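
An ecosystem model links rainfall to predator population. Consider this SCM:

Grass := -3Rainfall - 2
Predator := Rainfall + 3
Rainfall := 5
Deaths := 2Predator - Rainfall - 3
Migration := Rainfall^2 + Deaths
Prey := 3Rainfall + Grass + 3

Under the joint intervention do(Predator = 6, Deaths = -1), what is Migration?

The joint intervention fixes Predator = 6, Deaths = -1, removing each variable's own equation.
Migration = Rainfall^2 + Deaths  [with Rainfall=5, Deaths=-1]  = 24

24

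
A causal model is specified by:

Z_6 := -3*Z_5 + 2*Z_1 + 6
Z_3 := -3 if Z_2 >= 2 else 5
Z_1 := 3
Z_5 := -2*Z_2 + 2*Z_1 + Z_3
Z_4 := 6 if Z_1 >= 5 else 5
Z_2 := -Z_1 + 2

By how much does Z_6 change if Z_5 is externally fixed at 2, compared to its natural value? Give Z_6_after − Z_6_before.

The intervention breaks the incoming arrows to Z_5: Z_5 := -2*Z_2 + 2*Z_1 + Z_3 no longer applies, and Z_5 = 2.
Z_6 = -3*Z_5 + 2*Z_1 + 6  [with Z_5=2, Z_1=3]  = 6
Without intervention: Z_2 = -Z_1 + 2  [with Z_1=3]  = -1; Z_3 = -3 if Z_2 >= 2 else 5  [with Z_2=-1]  = 5; Z_5 = -2*Z_2 + 2*Z_1 + Z_3  [with Z_2=-1, Z_1=3, Z_3=5]  = 13; Z_6 = -3*Z_5 + 2*Z_1 + 6  [with Z_5=13, Z_1=3]  = -27.
Change = 6 − (-27) = 33.

33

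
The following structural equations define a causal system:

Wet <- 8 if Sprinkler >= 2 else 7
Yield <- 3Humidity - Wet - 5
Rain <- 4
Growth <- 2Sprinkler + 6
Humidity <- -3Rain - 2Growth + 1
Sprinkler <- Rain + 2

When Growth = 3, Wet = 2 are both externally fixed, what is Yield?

-58

The joint intervention fixes Growth = 3, Wet = 2, removing each variable's own equation.
Humidity = -3Rain - 2Growth + 1  [with Rain=4, Growth=3]  = -17
Yield = 3Humidity - Wet - 5  [with Humidity=-17, Wet=2]  = -58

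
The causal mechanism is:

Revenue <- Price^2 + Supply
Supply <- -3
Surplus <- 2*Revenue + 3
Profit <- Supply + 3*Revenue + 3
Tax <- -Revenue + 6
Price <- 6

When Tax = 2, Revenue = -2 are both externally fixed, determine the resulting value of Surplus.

The joint intervention fixes Tax = 2, Revenue = -2, removing each variable's own equation.
Surplus = 2*Revenue + 3  [with Revenue=-2]  = -1

-1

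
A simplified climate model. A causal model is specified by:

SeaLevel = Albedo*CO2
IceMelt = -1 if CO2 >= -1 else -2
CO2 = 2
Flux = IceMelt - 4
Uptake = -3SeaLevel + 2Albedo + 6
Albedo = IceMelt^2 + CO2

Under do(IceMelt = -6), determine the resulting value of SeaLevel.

Under do(IceMelt=-6), the mechanism IceMelt = -1 if CO2 >= -1 else -2 is discarded; IceMelt is fixed at -6.
Albedo = IceMelt^2 + CO2  [with IceMelt=-6, CO2=2]  = 38
SeaLevel = Albedo*CO2  [with Albedo=38, CO2=2]  = 76

76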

━━━━━━━━━━━━━━━━

* **Your objective**
Your task is to retype the records above exactly.

* **Response to the task**
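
An ecosystem model links rainfall to predator population. Consider this SCM:

Grass := -3Rainfall - 2
Predator := Rainfall + 3
Rainfall := 5
Deaths := 2Predator - Rainfall - 3
Migration := Rainfall^2 + Deaths
Prey := 3Rainfall + Grass + 3

Under the joint intervention do(Predator = 6, Deaths = -1), what is Migration?

The joint intervention fixes Predator = 6, Deaths = -1, removing each variable's own equation.
Migration = Rainfall^2 + Deaths  [with Rainfall=5, Deaths=-1]  = 24

24

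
A causal model is specified by:

Z_6 := -3*Z_5 + 2*Z_1 + 6
Z_3 := -3 if Z_2 >= 2 else 5
Z_1 := 3
Z_5 := -2*Z_2 + 2*Z_1 + Z_3
Z_4 := 6 if Z_1 >= 5 else 5
Z_2 := -Z_1 + 2

By how much does Z_6 change if Z_5 is externally fixed at 2, compared to its natural value? Give Z_6_after − Z_6_before.

The intervention breaks the incoming arrows to Z_5: Z_5 := -2*Z_2 + 2*Z_1 + Z_3 no longer applies, and Z_5 = 2.
Z_6 = -3*Z_5 + 2*Z_1 + 6  [with Z_5=2, Z_1=3]  = 6
Without intervention: Z_2 = -Z_1 + 2  [with Z_1=3]  = -1; Z_3 = -3 if Z_2 >= 2 else 5  [with Z_2=-1]  = 5; Z_5 = -2*Z_2 + 2*Z_1 + Z_3  [with Z_2=-1, Z_1=3, Z_3=5]  = 13; Z_6 = -3*Z_5 + 2*Z_1 + 6  [with Z_5=13, Z_1=3]  = -27.
Change = 6 − (-27) = 33.

33

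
The following structural equations define a causal system:

Wet <- 8 if Sprinkler >= 2 else 7
Yield <- 3Humidity - Wet - 5
Rain <- 4
Growth <- 2Sprinkler + 6
Humidity <- -3Rain - 2Growth + 1
Sprinkler <- Rain + 2

When Growth = 3, Wet = 2 are both externally fixed, what is Yield?

-58

The joint intervention fixes Growth = 3, Wet = 2, removing each variable's own equation.
Humidity = -3Rain - 2Growth + 1  [with Rain=4, Growth=3]  = -17
Yield = 3Humidity - Wet - 5  [with Humidity=-17, Wet=2]  = -58

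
The causal mechanism is:

Revenue <- Price^2 + Supply
Supply <- -3
Surplus <- 2*Revenue + 3
Profit <- Supply + 3*Revenue + 3
Tax <- -Revenue + 6
Price <- 6

When Tax = 2, Revenue = -2 are both externally fixed, determine the resulting value of Surplus.

The joint intervention fixes Tax = 2, Revenue = -2, removing each variable's own equation.
Surplus = 2*Revenue + 3  [with Revenue=-2]  = -1

-1

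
A simplified climate model. A causal model is specified by:

SeaLevel = Albedo*CO2
IceMelt = -1 if CO2 >= -1 else -2
CO2 = 2
Flux = IceMelt - 4
Uptake = -3SeaLevel + 2Albedo + 6
Albedo = IceMelt^2 + CO2

Under do(IceMelt = -6), determine the resulting value of SeaLevel.

Under do(IceMelt=-6), the mechanism IceMelt = -1 if CO2 >= -1 else -2 is discarded; IceMelt is fixed at -6.
Albedo = IceMelt^2 + CO2  [with IceMelt=-6, CO2=2]  = 38
SeaLevel = Albedo*CO2  [with Albedo=38, CO2=2]  = 76

76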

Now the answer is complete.